__DESCRIPTION OF THE TASK__.
Each record must appear in the answer exactly as it does in the data.

(Stored data entries)
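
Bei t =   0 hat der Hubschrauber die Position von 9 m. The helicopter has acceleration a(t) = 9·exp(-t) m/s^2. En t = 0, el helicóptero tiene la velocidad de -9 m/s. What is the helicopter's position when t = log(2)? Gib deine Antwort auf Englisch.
We need to integrate our acceleration equation a(t) = 9·exp(-t) 2 times. Taking ∫a(t)dt and applying v(0) = -9, we find v(t) = -9·exp(-t). The integral of velocity, with x(0) = 9, gives position: x(t) = 9·exp(-t). Using x(t) = 9·exp(-t) and substituting t = log(2), we find x = 9/2.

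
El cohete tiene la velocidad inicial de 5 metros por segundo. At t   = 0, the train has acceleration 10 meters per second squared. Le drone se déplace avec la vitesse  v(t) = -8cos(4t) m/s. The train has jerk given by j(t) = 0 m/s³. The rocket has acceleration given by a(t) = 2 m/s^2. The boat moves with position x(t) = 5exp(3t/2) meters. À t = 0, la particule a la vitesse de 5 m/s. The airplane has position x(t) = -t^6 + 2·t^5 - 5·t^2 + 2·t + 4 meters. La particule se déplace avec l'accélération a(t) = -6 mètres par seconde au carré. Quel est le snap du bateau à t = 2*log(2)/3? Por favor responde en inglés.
To solve this, we need to take 4 derivatives of our position equation x(t) = 5·exp(3·t/2). Taking d/dt of x(t), we find v(t) = 15·exp(3·t/2)/2. Differentiating velocity, we get acceleration: a(t) = 45·exp(3·t/2)/4. Taking d/dt of a(t), we find j(t) = 135·exp(3·t/2)/8. Differentiating jerk, we get snap: s(t) = 405·exp(3·t/2)/16. Using s(t) = 405·exp(3·t/2)/16 and substituting t = 2*log(2)/3, we find s = 405/8.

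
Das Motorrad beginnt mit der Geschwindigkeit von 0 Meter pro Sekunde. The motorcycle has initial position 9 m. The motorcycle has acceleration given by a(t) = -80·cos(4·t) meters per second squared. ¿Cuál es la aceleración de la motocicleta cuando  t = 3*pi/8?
De la ecuación de la aceleración a(t) = -80·cos(4·t), sustituimos t = 3*pi/8 para obtener a = 0.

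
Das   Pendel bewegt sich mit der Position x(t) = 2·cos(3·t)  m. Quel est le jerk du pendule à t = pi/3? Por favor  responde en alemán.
Um dies zu lösen, müssen wir 3 Ableitungen unserer Gleichung für die Position x(t) = 2·cos(3·t) nehmen. Mit d/dt von x(t) finden wir v(t) = -6·sin(3·t). Mit d/dt von v(t) finden wir a(t) = -18·cos(3·t). Durch Ableiten von der Beschleunigung erhalten wir den Ruck: j(t) = 54·sin(3·t). Wir haben den Ruck j(t) = 54·sin(3·t). Durch Einsetzen von t = pi/3: j(pi/3) = 0.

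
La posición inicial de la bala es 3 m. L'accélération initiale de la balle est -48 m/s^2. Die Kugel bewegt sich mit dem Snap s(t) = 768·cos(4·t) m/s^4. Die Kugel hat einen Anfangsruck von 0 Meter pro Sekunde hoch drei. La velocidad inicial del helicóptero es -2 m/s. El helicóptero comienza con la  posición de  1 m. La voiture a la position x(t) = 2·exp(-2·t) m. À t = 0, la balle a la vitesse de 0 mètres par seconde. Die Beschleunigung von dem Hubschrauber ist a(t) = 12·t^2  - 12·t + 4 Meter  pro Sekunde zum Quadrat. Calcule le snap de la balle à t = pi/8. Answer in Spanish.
Usando s(t) = 768·cos(4·t) y sustituyendo t = pi/8, encontramos s = 0.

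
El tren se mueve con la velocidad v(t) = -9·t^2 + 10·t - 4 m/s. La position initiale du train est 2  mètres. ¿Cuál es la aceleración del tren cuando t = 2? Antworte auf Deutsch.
Wir müssen unsere Gleichung für die Geschwindigkeit v(t) = -9·t^2 + 10·t - 4 1-mal ableiten. Mit d/dt von v(t) finden wir a(t) = 10 - 18·t. Wir haben die Beschleunigung a(t) = 10 - 18·t. Durch Einsetzen von t = 2: a(2) = -26.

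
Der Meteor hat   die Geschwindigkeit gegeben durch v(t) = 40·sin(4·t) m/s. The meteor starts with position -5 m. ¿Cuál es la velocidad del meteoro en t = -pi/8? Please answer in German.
Wir haben die Geschwindigkeit v(t) = 40·sin(4·t). Durch Einsetzen von t = -pi/8: v(-pi/8) = -40.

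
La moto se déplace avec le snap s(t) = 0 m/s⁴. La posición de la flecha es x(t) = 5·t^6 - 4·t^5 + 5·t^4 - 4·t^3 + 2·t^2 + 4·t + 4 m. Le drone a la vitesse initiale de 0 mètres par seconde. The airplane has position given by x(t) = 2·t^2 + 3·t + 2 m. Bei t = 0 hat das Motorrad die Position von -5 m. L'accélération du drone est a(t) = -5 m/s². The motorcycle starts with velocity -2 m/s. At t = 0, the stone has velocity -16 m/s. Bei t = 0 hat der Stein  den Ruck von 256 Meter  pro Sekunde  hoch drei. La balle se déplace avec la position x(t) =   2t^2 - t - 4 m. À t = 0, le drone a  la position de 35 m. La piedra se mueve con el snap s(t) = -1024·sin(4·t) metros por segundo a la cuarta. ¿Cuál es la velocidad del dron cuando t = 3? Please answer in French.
Pour résoudre ceci, nous devons prendre 1 intégrale de notre équation de l'accélération a(t) = -5. En intégrant l'accélération et en utilisant la condition initiale v(0) = 0, nous obtenons v(t) = -5·t. En utilisant v(t) = -5·t et en substituant t = 3, nous trouvons v = -15.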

__ANSWER SPACE__.
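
Bei t =   0 hat der Hubschrauber die Position von 9 m. The helicopter has acceleration a(t) = 9·exp(-t) m/s^2. En t = 0, el helicóptero tiene la velocidad de -9 m/s. What is the helicopter's position when t = log(2)? Gib deine Antwort auf Englisch.
We need to integrate our acceleration equation a(t) = 9·exp(-t) 2 times. Taking ∫a(t)dt and applying v(0) = -9, we find v(t) = -9·exp(-t). The integral of velocity, with x(0) = 9, gives position: x(t) = 9·exp(-t). Using x(t) = 9·exp(-t) and substituting t = log(2), we find x = 9/2.

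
El cohete tiene la velocidad inicial de 5 metros por segundo. At t   = 0, the train has acceleration 10 meters per second squared. Le drone se déplace avec la vitesse  v(t) = -8cos(4t) m/s. The train has jerk given by j(t) = 0 m/s³. The rocket has acceleration given by a(t) = 2 m/s^2. The boat moves with position x(t) = 5exp(3t/2) meters. À t = 0, la particule a la vitesse de 5 m/s. The airplane has position x(t) = -t^6 + 2·t^5 - 5·t^2 + 2·t + 4 meters. La particule se déplace avec l'accélération a(t) = -6 mètres par seconde au carré. Quel est le snap du bateau à t = 2*log(2)/3? Por favor responde en inglés.
To solve this, we need to take 4 derivatives of our position equation x(t) = 5·exp(3·t/2). Taking d/dt of x(t), we find v(t) = 15·exp(3·t/2)/2. Differentiating velocity, we get acceleration: a(t) = 45·exp(3·t/2)/4. Taking d/dt of a(t), we find j(t) = 135·exp(3·t/2)/8. Differentiating jerk, we get snap: s(t) = 405·exp(3·t/2)/16. Using s(t) = 405·exp(3·t/2)/16 and substituting t = 2*log(2)/3, we find s = 405/8.

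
Das Motorrad beginnt mit der Geschwindigkeit von 0 Meter pro Sekunde. The motorcycle has initial position 9 m. The motorcycle has acceleration given by a(t) = -80·cos(4·t) meters per second squared. ¿Cuál es la aceleración de la motocicleta cuando  t = 3*pi/8?
De la ecuación de la aceleración a(t) = -80·cos(4·t), sustituimos t = 3*pi/8 para obtener a = 0.

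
Das   Pendel bewegt sich mit der Position x(t) = 2·cos(3·t)  m. Quel est le jerk du pendule à t = pi/3? Por favor  responde en alemán.
Um dies zu lösen, müssen wir 3 Ableitungen unserer Gleichung für die Position x(t) = 2·cos(3·t) nehmen. Mit d/dt von x(t) finden wir v(t) = -6·sin(3·t). Mit d/dt von v(t) finden wir a(t) = -18·cos(3·t). Durch Ableiten von der Beschleunigung erhalten wir den Ruck: j(t) = 54·sin(3·t). Wir haben den Ruck j(t) = 54·sin(3·t). Durch Einsetzen von t = pi/3: j(pi/3) = 0.

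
La posición inicial de la bala es 3 m. L'accélération initiale de la balle est -48 m/s^2. Die Kugel bewegt sich mit dem Snap s(t) = 768·cos(4·t) m/s^4. Die Kugel hat einen Anfangsruck von 0 Meter pro Sekunde hoch drei. La velocidad inicial del helicóptero es -2 m/s. El helicóptero comienza con la  posición de  1 m. La voiture a la position x(t) = 2·exp(-2·t) m. À t = 0, la balle a la vitesse de 0 mètres par seconde. Die Beschleunigung von dem Hubschrauber ist a(t) = 12·t^2  - 12·t + 4 Meter  pro Sekunde zum Quadrat. Calcule le snap de la balle à t = pi/8. Answer in Spanish.
Usando s(t) = 768·cos(4·t) y sustituyendo t = pi/8, encontramos s = 0.

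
El tren se mueve con la velocidad v(t) = -9·t^2 + 10·t - 4 m/s. La position initiale du train est 2  mètres. ¿Cuál es la aceleración del tren cuando t = 2? Antworte auf Deutsch.
Wir müssen unsere Gleichung für die Geschwindigkeit v(t) = -9·t^2 + 10·t - 4 1-mal ableiten. Mit d/dt von v(t) finden wir a(t) = 10 - 18·t. Wir haben die Beschleunigung a(t) = 10 - 18·t. Durch Einsetzen von t = 2: a(2) = -26.

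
Der Meteor hat   die Geschwindigkeit gegeben durch v(t) = 40·sin(4·t) m/s. The meteor starts with position -5 m. ¿Cuál es la velocidad del meteoro en t = -pi/8? Please answer in German.
Wir haben die Geschwindigkeit v(t) = 40·sin(4·t). Durch Einsetzen von t = -pi/8: v(-pi/8) = -40.

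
La moto se déplace avec le snap s(t) = 0 m/s⁴. La posición de la flecha es x(t) = 5·t^6 - 4·t^5 + 5·t^4 - 4·t^3 + 2·t^2 + 4·t + 4 m. Le drone a la vitesse initiale de 0 mètres par seconde. The airplane has position given by x(t) = 2·t^2 + 3·t + 2 m. Bei t = 0 hat das Motorrad die Position von -5 m. L'accélération du drone est a(t) = -5 m/s². The motorcycle starts with velocity -2 m/s. At t = 0, the stone has velocity -16 m/s. Bei t = 0 hat der Stein  den Ruck von 256 Meter  pro Sekunde  hoch drei. La balle se déplace avec la position x(t) =   2t^2 - t - 4 m. À t = 0, le drone a  la position de 35 m. La piedra se mueve con el snap s(t) = -1024·sin(4·t) metros por segundo a la cuarta. ¿Cuál es la velocidad del dron cuando t = 3? Please answer in French.
Pour résoudre ceci, nous devons prendre 1 intégrale de notre équation de l'accélération a(t) = -5. En intégrant l'accélération et en utilisant la condition initiale v(0) = 0, nous obtenons v(t) = -5·t. En utilisant v(t) = -5·t et en substituant t = 3, nous trouvons v = -15.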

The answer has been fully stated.